━━━━━ Task material ━━━━━

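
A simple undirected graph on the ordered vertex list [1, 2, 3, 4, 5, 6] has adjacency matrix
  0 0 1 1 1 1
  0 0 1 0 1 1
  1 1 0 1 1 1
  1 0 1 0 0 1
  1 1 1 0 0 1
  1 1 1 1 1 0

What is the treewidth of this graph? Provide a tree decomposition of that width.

The largest bag has 4 vertices, giving width 3; this decomposition certifies tw(G) ≤ 3. For the lower bound, the 4 vertices {1, 3, 4, 6} are pairwise adjacent, and any tree decomposition puts a clique entirely inside one bag — forcing width ≥ 3. The upper and lower bounds meet at 3, so that is the treewidth.

Treewidth 3.
One such decomposition:
Bags: B1 = {1, 3, 5, 6}  B2 = {1, 3, 4, 6}  B3 = {2, 3, 5, 6}
Tree: B1–B2, B1–B3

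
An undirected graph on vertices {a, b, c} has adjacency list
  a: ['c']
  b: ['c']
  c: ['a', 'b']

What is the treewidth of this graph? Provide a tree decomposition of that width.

Treewidth 1.
Bags: B1 = {a, c}  B2 = {b, c}
Tree: B1–B2

Each bag holds 2 vertices, so the decomposition has width 1, which upper-bounds the treewidth. Since G has at least one edge (e.g. a–c), it is not an edgeless graph, so tw(G) ≥ 1. Therefore the treewidth is 1.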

━━━━━

Task brief:
Within the entries above, count each line holding the string "undirected". Give only the result.

Solution to the exercise:
2